### Exercise
All lines below containing the string "Answer" are to be copied.

Saved data entries
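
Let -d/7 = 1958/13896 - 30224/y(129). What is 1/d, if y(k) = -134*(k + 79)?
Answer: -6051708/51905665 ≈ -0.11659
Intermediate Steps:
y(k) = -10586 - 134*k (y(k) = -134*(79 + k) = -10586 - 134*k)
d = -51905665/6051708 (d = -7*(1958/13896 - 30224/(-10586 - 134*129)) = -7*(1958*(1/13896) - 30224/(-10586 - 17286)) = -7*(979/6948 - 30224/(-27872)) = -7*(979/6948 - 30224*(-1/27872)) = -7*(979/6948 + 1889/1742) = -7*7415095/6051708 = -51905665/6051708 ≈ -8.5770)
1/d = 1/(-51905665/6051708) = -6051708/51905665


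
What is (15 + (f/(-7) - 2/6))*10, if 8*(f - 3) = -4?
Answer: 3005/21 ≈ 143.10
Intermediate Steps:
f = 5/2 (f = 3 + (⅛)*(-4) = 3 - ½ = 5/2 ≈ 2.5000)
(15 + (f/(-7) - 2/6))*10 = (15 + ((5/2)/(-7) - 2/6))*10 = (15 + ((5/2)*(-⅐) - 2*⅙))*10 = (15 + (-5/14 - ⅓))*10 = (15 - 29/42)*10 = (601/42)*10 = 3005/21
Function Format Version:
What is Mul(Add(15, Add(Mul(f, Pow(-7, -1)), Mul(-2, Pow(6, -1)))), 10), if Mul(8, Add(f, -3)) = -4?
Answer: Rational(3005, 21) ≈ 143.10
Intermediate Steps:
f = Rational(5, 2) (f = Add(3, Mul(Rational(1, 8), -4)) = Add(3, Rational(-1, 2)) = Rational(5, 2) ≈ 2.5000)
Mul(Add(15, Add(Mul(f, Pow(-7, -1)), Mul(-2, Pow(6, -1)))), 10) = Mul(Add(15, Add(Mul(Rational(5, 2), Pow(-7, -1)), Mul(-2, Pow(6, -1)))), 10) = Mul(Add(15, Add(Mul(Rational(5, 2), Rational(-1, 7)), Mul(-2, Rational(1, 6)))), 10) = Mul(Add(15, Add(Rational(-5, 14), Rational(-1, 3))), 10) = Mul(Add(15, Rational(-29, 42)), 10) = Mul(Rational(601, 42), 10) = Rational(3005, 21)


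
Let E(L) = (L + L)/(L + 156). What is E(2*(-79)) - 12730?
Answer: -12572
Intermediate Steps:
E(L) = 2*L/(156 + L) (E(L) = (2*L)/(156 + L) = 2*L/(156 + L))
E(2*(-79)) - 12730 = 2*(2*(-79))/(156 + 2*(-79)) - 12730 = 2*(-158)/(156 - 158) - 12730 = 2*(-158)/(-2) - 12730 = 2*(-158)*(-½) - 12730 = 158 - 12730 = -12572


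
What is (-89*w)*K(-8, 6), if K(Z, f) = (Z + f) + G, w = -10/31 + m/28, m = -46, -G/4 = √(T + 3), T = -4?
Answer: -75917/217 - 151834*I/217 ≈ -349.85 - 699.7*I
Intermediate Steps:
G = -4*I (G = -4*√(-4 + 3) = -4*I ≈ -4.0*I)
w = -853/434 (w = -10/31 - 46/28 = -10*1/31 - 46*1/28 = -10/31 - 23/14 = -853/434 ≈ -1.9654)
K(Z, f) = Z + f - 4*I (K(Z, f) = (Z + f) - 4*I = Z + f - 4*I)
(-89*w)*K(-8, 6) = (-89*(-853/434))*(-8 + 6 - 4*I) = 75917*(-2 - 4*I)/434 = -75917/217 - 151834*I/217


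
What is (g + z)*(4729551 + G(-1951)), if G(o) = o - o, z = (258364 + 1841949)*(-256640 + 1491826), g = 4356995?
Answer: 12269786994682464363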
...
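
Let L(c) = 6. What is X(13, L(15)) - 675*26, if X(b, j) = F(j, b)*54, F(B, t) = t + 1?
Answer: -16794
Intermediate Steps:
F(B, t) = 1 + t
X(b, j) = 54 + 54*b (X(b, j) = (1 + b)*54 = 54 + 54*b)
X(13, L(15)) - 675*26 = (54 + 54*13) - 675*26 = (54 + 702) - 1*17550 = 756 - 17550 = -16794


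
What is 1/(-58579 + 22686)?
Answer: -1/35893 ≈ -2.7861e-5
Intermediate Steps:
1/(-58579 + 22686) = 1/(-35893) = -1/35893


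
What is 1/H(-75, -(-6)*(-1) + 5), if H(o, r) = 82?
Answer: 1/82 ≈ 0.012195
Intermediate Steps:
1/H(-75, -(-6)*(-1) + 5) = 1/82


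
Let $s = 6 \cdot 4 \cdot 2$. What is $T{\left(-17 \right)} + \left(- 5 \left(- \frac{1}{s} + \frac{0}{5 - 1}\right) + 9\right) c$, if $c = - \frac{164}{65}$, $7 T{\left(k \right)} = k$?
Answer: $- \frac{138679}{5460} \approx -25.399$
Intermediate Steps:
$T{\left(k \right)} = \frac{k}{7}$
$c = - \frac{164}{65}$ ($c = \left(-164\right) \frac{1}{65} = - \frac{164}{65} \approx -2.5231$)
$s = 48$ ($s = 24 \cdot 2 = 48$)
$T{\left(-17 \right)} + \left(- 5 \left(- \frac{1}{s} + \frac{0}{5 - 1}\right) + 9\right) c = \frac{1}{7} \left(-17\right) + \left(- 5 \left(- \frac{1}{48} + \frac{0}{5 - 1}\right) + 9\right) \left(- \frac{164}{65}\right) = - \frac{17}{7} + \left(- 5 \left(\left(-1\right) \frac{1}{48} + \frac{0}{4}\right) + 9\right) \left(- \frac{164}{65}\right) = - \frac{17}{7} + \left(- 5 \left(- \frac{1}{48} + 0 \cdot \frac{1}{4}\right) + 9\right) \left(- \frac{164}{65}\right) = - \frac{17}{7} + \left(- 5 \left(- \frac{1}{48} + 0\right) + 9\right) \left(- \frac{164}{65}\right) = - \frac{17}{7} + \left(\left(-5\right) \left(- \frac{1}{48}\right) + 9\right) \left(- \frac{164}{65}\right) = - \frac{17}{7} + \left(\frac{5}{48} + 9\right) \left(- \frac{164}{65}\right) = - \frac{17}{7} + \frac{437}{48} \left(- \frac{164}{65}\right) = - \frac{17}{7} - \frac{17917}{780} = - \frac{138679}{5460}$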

### Solution
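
Answer: -6051708/51905665 ≈ -0.11659
Answer: 3005/21 ≈ 143.10
Answer: Rational(3005, 21) ≈ 143.10
Answer: -12572
Answer: -75917/217 - 151834*I/217 ≈ -349.85 - 699.7*I
Answer: 12269786994682464363
Answer: -16794
Answer: -1/35893 ≈ -2.7861e-5
Answer: 1/82 ≈ 0.012195
Answer: $- \frac{138679}{5460} \approx -25.399$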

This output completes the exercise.